EXERCISE ▸ In the entries below, find the line containing "- P(E|H) = 0.9071". Write out that line and all lines after it, exactly, and nothing else.

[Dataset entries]
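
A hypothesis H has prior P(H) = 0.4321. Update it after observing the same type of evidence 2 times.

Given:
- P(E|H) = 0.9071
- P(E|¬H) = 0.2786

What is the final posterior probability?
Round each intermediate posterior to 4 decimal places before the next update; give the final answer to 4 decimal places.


Sequential Bayesian updating:

Initial prior: P(H) = 0.4321

Update 1:
  P(E) = 0.9071 × 0.4321 + 0.2786 × 0.5679 = 0.39195791 + 0.15821694 = 0.55017485
  P(H|E) = 0.39195791 / 0.55017485 = 0.7124

Update 2:
  P(E) = 0.9071 × 0.7124 + 0.2786 × 0.2876 = 0.64621804 + 0.08012536 = 0.72634340
  P(H|E) = 0.64621804 / 0.72634340 = 0.8897

Final posterior: 0.8897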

PROBLEM SOLUTION ▸
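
- P(E|H) = 0.9071
- P(E|¬H) = 0.2786

What is the final posterior probability?
Round each intermediate posterior to 4 decimal places before the next update; give the final answer to 4 decimal places.


Sequential Bayesian updating:

Initial prior: P(H) = 0.4321

Update 1:
  P(E) = 0.9071 × 0.4321 + 0.2786 × 0.5679 = 0.39195791 + 0.15821694 = 0.55017485
  P(H|E) = 0.39195791 / 0.55017485 = 0.7124

Update 2:
  P(E) = 0.9071 × 0.7124 + 0.2786 × 0.2876 = 0.64621804 + 0.08012536 = 0.72634340
  P(H|E) = 0.64621804 / 0.72634340 = 0.8897

Final posterior: 0.8897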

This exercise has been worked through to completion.